→ Available data:
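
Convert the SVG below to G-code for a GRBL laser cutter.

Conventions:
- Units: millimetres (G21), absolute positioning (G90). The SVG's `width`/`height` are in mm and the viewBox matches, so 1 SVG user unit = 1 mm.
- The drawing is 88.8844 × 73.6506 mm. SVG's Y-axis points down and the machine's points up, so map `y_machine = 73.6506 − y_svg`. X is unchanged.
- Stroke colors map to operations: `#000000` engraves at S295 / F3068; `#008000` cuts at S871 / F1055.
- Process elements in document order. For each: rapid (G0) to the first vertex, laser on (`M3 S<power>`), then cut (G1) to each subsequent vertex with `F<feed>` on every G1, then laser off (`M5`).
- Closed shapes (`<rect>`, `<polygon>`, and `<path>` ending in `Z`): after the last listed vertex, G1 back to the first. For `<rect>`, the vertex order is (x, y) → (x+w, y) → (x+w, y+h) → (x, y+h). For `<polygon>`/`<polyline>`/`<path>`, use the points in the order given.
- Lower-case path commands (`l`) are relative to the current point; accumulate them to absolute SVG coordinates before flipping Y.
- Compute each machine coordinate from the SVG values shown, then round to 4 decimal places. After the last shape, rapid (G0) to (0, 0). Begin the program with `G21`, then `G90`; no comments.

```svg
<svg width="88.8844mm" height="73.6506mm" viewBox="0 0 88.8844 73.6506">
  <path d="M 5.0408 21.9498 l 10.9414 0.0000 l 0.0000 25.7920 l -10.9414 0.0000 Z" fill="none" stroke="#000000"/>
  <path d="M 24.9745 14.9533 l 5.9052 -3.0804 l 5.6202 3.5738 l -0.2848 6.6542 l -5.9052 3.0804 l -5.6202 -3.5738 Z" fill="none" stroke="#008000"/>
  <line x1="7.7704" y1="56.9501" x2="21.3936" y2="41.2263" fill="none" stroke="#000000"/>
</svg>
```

1 u = 1 mm; y_m = 73.6506 − y.

[1] `<path>` rectangle, #000000→engrave S295 F3068: (5.0408,51.7008) → (15.9822,51.7008) → (15.9822,25.9088) → (5.0408,25.9088) → (5.0408,51.7008) (closed)

[2] `<path>` regular polygon, #008000→cut S871 F1055: (24.9745,58.6973) → (30.8797,61.7777) → (36.4999,58.2039) → (36.2151,51.5497) → (30.3099,48.4693) → (24.6897,52.0431) → (24.9745,58.6973) (closed)

[3] `<line>` line segment, #000000→engrave S295 F3068: (7.7704,16.7005) → (21.3936,32.4243)

G21
G90
G0 X5.0408 Y51.7008
M3 S295
G1 X15.9822 Y51.7008 F3068
G1 X15.9822 Y25.9088 F3068
G1 X5.0408 Y25.9088 F3068
G1 X5.0408 Y51.7008 F3068
M5
G0 X24.9745 Y58.6973
M3 S871
G1 X30.8797 Y61.7777 F1055
G1 X36.4999 Y58.2039 F1055
G1 X36.2151 Y51.5497 F1055
G1 X30.3099 Y48.4693 F1055
G1 X24.6897 Y52.0431 F1055
G1 X24.9745 Y58.6973 F1055
M5
G0 X7.7704 Y16.7005
M3 S295
G1 X21.3936 Y32.4243 F3068
M5
G0 X0.0000 Y0.0000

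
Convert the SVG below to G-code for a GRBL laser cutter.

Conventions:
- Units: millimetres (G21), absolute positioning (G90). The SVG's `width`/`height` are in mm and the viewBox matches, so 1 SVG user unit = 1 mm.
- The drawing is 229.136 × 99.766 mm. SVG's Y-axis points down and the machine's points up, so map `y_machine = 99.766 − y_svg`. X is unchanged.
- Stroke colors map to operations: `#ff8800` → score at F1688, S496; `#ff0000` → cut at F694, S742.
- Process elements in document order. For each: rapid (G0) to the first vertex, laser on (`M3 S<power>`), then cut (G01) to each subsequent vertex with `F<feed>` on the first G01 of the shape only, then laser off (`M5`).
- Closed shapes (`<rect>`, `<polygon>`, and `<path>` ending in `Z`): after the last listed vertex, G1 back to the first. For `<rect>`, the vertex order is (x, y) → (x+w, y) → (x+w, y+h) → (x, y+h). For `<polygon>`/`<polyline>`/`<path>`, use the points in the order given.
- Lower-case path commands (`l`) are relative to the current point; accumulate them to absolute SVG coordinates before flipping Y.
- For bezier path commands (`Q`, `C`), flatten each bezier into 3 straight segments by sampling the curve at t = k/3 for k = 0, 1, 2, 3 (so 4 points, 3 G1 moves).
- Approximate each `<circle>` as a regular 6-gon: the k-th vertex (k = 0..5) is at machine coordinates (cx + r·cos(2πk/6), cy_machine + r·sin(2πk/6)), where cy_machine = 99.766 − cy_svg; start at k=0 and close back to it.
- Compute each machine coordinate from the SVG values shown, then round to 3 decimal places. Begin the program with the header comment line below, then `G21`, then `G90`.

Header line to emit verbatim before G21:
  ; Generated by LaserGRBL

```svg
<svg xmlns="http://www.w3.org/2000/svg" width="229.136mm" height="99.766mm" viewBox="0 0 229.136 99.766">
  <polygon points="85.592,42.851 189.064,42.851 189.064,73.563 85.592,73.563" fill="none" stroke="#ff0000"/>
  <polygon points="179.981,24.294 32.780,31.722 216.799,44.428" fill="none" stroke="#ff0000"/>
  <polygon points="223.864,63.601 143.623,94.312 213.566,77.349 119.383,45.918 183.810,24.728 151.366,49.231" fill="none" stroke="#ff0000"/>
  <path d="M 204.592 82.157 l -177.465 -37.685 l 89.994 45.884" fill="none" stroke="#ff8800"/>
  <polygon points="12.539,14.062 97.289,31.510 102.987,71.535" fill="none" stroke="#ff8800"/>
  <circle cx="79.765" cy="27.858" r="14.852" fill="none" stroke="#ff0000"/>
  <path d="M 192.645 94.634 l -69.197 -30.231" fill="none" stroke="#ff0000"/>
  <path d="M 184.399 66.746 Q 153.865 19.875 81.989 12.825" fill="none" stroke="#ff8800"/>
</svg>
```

; Generated by LaserGRBL
G21
G90
G0 X85.592 Y56.915
M3 S742
G01 X189.064 Y56.915 F694
G01 X189.064 Y26.203
G01 X85.592 Y26.203
G01 X85.592 Y56.915
M5
G0 X179.981 Y75.472
M3 S742
G01 X32.780 Y68.044 F694
G01 X216.799 Y55.338
G01 X179.981 Y75.472
M5
G0 X223.864 Y36.165
M3 S742
G01 X143.623 Y5.454 F694
G01 X213.566 Y22.417
G01 X119.383 Y53.848
G01 X183.810 Y75.038
G01 X151.366 Y50.535
G01 X223.864 Y36.165
M5
G0 X204.592 Y17.609
M3 S496
G01 X27.127 Y55.294 F1688
G01 X117.121 Y9.410
M5
G0 X12.539 Y85.704
M3 S496
G01 X97.289 Y68.256 F1688
G01 X102.987 Y28.231
G01 X12.539 Y85.704
M5
G0 X94.617 Y71.908
M3 S742
G01 X87.191 Y84.770 F694
G01 X72.339 Y84.770
G01 X64.913 Y71.908
G01 X72.339 Y59.046
G01 X87.191 Y59.046
G01 X94.617 Y71.908
M5
G0 X192.645 Y5.132
M3 S742
G01 X123.448 Y35.363 F694
M5
G0 X184.399 Y33.020
M3 S496
G01 X159.449 Y59.843 F1688
G01 X125.313 Y77.816
G01 X81.989 Y86.941
M5

1 u = 1 mm; y_m = 99.766 − y.

[1] `<polygon>` rectangle, #ff0000→cut S742 F694: (85.592,56.915) → (189.064,56.915) → (189.064,26.203) → (85.592,26.203) → (85.592,56.915) (closed)

[2] `<polygon>` closed polygon, #ff0000→cut S742 F694: (179.981,75.472) → (32.780,68.044) → (216.799,55.338) → (179.981,75.472) (closed)

[3] `<polygon>` closed polygon, #ff0000→cut S742 F694: (223.864,36.165) → (143.623,5.454) → (213.566,22.417) → (119.383,53.848) → (183.810,75.038) → (151.366,50.535) → (223.864,36.165) (closed)

[4] `<path>` open polyline, #ff8800→score S496 F1688: (204.592,17.609) → (27.127,55.294) → (117.121,9.410)

[5] `<polygon>` closed polygon, #ff8800→score S496 F1688: (12.539,85.704) → (97.289,68.256) → (102.987,28.231) → (12.539,85.704) (closed)

[6] `<circle>` circle, #ff0000→cut S742 F694: (94.617,71.908) → (87.191,84.770) → (72.339,84.770) → (64.913,71.908) → (72.339,59.046) → (87.191,59.046) → (94.617,71.908) (closed)

[7] `<path>` line segment, #ff0000→cut S742 F694: (192.645,5.132) → (123.448,35.363)

[8] `<path>` quadratic bezier, #ff8800→score S496 F1688: (184.399,33.020) → (159.449,59.843) → (125.313,77.816) → (81.989,86.941)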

→ Exercise: What lines in the listing above hold the string "down"? List them.

→ Reply:
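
- The drawing is 88.8844 × 73.6506 mm. SVG's Y-axis points down and the machine's points up, so map `y_machine = 73.6506 − y_svg`. X is unchanged.
- The drawing is 229.136 × 99.766 mm. SVG's Y-axis points down and the machine's points up, so map `y_machine = 99.766 − y_svg`. X is unchanged.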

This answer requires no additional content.